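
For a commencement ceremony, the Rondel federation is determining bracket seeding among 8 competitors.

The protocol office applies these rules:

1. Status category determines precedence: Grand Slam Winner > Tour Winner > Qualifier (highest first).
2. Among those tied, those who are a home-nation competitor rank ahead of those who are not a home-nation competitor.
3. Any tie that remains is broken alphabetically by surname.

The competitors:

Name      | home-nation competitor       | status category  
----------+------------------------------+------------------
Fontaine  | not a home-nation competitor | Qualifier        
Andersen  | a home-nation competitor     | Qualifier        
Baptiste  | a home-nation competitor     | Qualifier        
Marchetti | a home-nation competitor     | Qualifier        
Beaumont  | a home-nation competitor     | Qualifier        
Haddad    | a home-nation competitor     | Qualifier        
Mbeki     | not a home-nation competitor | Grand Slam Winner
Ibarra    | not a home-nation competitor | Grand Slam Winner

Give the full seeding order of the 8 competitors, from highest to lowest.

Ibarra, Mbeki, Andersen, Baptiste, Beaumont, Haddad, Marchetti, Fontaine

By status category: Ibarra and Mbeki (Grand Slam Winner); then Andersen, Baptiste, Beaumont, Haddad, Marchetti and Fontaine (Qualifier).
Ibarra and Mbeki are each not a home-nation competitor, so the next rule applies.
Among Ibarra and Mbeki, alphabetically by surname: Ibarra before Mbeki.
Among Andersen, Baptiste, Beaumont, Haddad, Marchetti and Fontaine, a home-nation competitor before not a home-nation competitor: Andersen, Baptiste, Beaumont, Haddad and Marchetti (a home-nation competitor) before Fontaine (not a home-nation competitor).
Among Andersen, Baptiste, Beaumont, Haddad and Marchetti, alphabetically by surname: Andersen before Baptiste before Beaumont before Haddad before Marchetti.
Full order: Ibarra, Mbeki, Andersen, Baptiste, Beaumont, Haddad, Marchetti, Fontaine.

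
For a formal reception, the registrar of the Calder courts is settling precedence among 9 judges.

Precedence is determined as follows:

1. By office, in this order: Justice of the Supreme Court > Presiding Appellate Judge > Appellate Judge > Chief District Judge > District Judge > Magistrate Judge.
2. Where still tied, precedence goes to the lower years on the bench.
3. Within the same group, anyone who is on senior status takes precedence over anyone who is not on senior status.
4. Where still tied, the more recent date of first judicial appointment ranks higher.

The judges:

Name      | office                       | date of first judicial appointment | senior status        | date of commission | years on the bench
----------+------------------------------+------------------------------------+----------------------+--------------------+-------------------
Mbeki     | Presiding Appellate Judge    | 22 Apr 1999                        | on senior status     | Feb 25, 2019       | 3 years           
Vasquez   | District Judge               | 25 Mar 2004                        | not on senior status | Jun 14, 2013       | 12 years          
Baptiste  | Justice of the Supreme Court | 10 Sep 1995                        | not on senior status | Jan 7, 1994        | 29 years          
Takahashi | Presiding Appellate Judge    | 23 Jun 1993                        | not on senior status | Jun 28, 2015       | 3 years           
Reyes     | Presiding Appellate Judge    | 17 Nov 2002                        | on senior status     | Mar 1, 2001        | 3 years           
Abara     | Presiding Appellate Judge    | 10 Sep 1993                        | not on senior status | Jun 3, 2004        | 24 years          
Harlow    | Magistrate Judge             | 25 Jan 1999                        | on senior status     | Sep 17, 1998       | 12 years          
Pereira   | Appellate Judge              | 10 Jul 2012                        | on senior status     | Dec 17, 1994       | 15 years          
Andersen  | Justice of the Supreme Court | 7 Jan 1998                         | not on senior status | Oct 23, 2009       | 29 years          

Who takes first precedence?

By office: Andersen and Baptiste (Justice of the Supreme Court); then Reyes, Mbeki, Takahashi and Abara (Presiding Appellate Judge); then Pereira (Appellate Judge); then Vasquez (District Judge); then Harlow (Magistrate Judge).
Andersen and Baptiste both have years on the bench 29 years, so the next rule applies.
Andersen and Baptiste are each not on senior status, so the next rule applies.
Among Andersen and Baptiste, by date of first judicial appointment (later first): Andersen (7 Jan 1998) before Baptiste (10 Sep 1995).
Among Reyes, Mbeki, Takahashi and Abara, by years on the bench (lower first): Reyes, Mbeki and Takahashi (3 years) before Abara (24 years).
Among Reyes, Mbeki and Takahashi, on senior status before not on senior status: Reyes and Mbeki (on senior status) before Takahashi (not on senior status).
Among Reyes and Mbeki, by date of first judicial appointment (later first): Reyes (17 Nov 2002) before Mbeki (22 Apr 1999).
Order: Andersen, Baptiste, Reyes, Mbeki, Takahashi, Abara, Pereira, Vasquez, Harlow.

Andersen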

# # # # #

▶ What you will do
Look over the records. Copy the lines that include the word "tied".

▶ Solution for this problem
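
2. Among those tied, those who are a home-nation competitor rank ahead of those who are not a home-nation competitor.
2. Where still tied, precedence goes to the lower years on the bench.
4. Where still tied, the more recent date of first judicial appointment ranks higher.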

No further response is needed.